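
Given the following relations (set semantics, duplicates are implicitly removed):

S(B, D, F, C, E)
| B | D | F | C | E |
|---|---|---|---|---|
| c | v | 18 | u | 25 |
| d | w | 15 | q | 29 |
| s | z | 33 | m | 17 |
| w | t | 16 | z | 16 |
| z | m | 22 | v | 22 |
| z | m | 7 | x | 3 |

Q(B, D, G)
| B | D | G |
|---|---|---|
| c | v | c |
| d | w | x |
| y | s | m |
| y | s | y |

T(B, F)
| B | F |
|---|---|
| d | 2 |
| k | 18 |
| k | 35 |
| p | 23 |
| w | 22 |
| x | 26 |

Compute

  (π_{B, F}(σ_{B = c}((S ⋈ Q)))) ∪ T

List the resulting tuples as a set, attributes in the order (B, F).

Natural join on B, D: {(c, v, 18, u, 25, c), (d, w, 15, q, 29, x)}
Filtering on B = c leaves {(c, v, 18, u, 25, c)}.
Keep only column(s) B, F: {(c, 18)}
Set union of the two operands is {(c, 18), (d, 2), (k, 18), (k, 35), (p, 23), (w, 22), (x, 26)}.

{(c, 18), (d, 2), (k, 18), (k, 35), (p, 23), (w, 22), (x, 26)}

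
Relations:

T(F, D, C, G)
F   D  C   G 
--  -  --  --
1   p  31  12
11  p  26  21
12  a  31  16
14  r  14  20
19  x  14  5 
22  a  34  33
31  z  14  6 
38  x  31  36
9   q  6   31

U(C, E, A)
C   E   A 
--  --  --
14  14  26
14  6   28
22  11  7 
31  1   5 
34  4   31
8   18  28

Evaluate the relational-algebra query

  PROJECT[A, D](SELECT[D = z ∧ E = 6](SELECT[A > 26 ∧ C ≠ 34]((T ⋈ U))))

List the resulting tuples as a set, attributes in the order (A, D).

{(28, z)}

Natural join on C: {(1, p, 31, 12, 1, 5), (12, a, 31, 16, 1, 5), (14, r, 14, 20, 14, 26), (14, r, 14, 20, 6, 28), (19, x, 14, 5, 14, 26), (19, x, 14, 5, 6, 28), (22, a, 34, 33, 4, 31), (31, z, 14, 6, 14, 26), (31, z, 14, 6, 6, 28), (38, x, 31, 36, 1, 5)}
σ[A > 26 ∧ C ≠ 34]: keep tuples satisfying A > 26 ∧ C ≠ 34 → {(14, r, 14, 20, 6, 28), (19, x, 14, 5, 6, 28), (31, z, 14, 6, 6, 28)}
σ[D = z ∧ E = 6]: keep tuples satisfying D = z ∧ E = 6 → {(31, z, 14, 6, 6, 28)}
Keep only column(s) A, D: {(28, z)}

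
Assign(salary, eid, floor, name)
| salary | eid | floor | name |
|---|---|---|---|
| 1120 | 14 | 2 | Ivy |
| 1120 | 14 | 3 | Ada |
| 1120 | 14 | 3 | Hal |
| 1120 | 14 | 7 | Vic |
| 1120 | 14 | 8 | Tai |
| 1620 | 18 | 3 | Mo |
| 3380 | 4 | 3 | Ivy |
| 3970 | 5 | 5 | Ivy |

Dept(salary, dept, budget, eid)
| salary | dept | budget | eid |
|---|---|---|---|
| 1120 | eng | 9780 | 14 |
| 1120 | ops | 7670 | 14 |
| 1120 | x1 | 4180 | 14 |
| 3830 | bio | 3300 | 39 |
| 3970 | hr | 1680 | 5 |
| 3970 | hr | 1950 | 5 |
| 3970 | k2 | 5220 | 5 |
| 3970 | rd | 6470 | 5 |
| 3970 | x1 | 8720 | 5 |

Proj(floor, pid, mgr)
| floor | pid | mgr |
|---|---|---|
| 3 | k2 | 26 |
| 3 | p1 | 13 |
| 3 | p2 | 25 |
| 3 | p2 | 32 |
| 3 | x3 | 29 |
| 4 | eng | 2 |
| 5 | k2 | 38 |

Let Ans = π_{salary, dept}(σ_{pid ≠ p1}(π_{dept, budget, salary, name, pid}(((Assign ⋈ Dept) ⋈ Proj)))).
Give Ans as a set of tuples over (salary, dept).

{(1120, eng), (1120, ops), (1120, x1), (3970, hr), (3970, k2), (3970, rd), (3970, x1)}

Natural join on salary, eid: {(1120, 14, 2, Ivy, eng, 9780), (1120, 14, 2, Ivy, ops, 7670), (1120, 14, 2, Ivy, x1, 4180), (1120, 14, 3, Ada, eng, 9780), (1120, 14, 3, Ada, ops, 7670), (1120, 14, 3, Ada, x1, 4180), (1120, 14, 3, Hal, eng, 9780), (1120, 14, 3, Hal, ops, 7670), (1120, 14, 3, Hal, x1, 4180), (1120, 14, 7, Vic, eng, 9780), (1120, 14, 7, Vic, ops, 7670), (1120, 14, 7, Vic, x1, 4180), (1120, 14, 8, Tai, eng, 9780), (1120, 14, 8, Tai, ops, 7670), (1120, 14, 8, Tai, x1, 4180), (3970, 5, 5, Ivy, hr, 1680), (3970, 5, 5, Ivy, hr, 1950), (3970, 5, 5, Ivy, k2, 5220), (3970, 5, 5, Ivy, rd, 6470), (3970, 5, 5, Ivy, x1, 8720)}
Natural join on floor: {(1120, 14, 3, Ada, eng, 9780, k2, 26), (1120, 14, 3, Ada, eng, 9780, p1, 13), (1120, 14, 3, Ada, eng, 9780, p2, 25), (1120, 14, 3, Ada, eng, 9780, p2, 32), (1120, 14, 3, Ada, eng, 9780, x3, 29), (1120, 14, 3, Ada, ops, 7670, k2, 26), (1120, 14, 3, Ada, ops, 7670, p1, 13), (1120, 14, 3, Ada, ops, 7670, p2, 25), (1120, 14, 3, Ada, ops, 7670, p2, 32), (1120, 14, 3, Ada, ops, 7670, x3, 29), (1120, 14, 3, Ada, x1, 4180, k2, 26), (1120, 14, 3, Ada, x1, 4180, p1, 13), (1120, 14, 3, Ada, x1, 4180, p2, 25), (1120, 14, 3, Ada, x1, 4180, p2, 32), (1120, 14, 3, Ada, x1, 4180, x3, 29), (1120, 14, 3, Hal, eng, 9780, k2, 26), (1120, 14, 3, Hal, eng, 9780, p1, 13), (1120, 14, 3, Hal, eng, 9780, p2, 25), (1120, 14, 3, Hal, eng, 9780, p2, 32), (1120, 14, 3, Hal, eng, 9780, x3, 29), (1120, 14, 3, Hal, ops, 7670, k2, 26), (1120, 14, 3, Hal, ops, 7670, p1, 13), (1120, 14, 3, Hal, ops, 7670, p2, 25), (1120, 14, 3, Hal, ops, 7670, p2, 32), (1120, 14, 3, Hal, ops, 7670, x3, 29), (1120, 14, 3, Hal, x1, 4180, k2, 26), (1120, 14, 3, Hal, x1, 4180, p1, 13), (1120, 14, 3, Hal, x1, 4180, p2, 25), (1120, 14, 3, Hal, x1, 4180, p2, 32), (1120, 14, 3, Hal, x1, 4180, x3, 29), (3970, 5, 5, Ivy, hr, 1680, k2, 38), (3970, 5, 5, Ivy, hr, 1950, k2, 38), (3970, 5, 5, Ivy, k2, 5220, k2, 38), (3970, 5, 5, Ivy, rd, 6470, k2, 38), (3970, 5, 5, Ivy, x1, 8720, k2, 38)}
Keep only column(s) dept, budget, salary, name, pid (6 duplicate(s) eliminated): {(eng, 9780, 1120, Ada, k2), (eng, 9780, 1120, Ada, p1), (eng, 9780, 1120, Ada, p2), (eng, 9780, 1120, Ada, x3), (eng, 9780, 1120, Hal, k2), (eng, 9780, 1120, Hal, p1), (eng, 9780, 1120, Hal, p2), (eng, 9780, 1120, Hal, x3), (hr, 1680, 3970, Ivy, k2), (hr, 1950, 3970, Ivy, k2), (k2, 5220, 3970, Ivy, k2), (ops, 7670, 1120, Ada, k2), (ops, 7670, 1120, Ada, p1), (ops, 7670, 1120, Ada, p2), (ops, 7670, 1120, Ada, x3), (ops, 7670, 1120, Hal, k2), (ops, 7670, 1120, Hal, p1), (ops, 7670, 1120, Hal, p2), (ops, 7670, 1120, Hal, x3), (rd, 6470, 3970, Ivy, k2), (x1, 4180, 1120, Ada, k2), (x1, 4180, 1120, Ada, p1), (x1, 4180, 1120, Ada, p2), (x1, 4180, 1120, Ada, x3), (x1, 4180, 1120, Hal, k2), (x1, 4180, 1120, Hal, p1), (x1, 4180, 1120, Hal, p2), (x1, 4180, 1120, Hal, x3), (x1, 8720, 3970, Ivy, k2)}
Filtering on pid ≠ p1 leaves {(eng, 9780, 1120, Ada, k2), (eng, 9780, 1120, Ada, p2), (eng, 9780, 1120, Ada, x3), (eng, 9780, 1120, Hal, k2), (eng, 9780, 1120, Hal, p2), (eng, 9780, 1120, Hal, x3), (hr, 1680, 3970, Ivy, k2), (hr, 1950, 3970, Ivy, k2), (k2, 5220, 3970, Ivy, k2), (ops, 7670, 1120, Ada, k2), (ops, 7670, 1120, Ada, p2), (ops, 7670, 1120, Ada, x3), (ops, 7670, 1120, Hal, k2), (ops, 7670, 1120, Hal, p2), (ops, 7670, 1120, Hal, x3), (rd, 6470, 3970, Ivy, k2), (x1, 4180, 1120, Ada, k2), (x1, 4180, 1120, Ada, p2), (x1, 4180, 1120, Ada, x3), (x1, 4180, 1120, Hal, k2), (x1, 4180, 1120, Hal, p2), (x1, 4180, 1120, Hal, x3), (x1, 8720, 3970, Ivy, k2)}.
Keep only column(s) salary, dept (16 duplicate(s) eliminated): {(1120, eng), (1120, ops), (1120, x1), (3970, hr), (3970, k2), (3970, rd), (3970, x1)}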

______

→ **Action item**
Lines in the records that hold the word "Assign" are to be counted; give only the total.

→ **Written answer**
2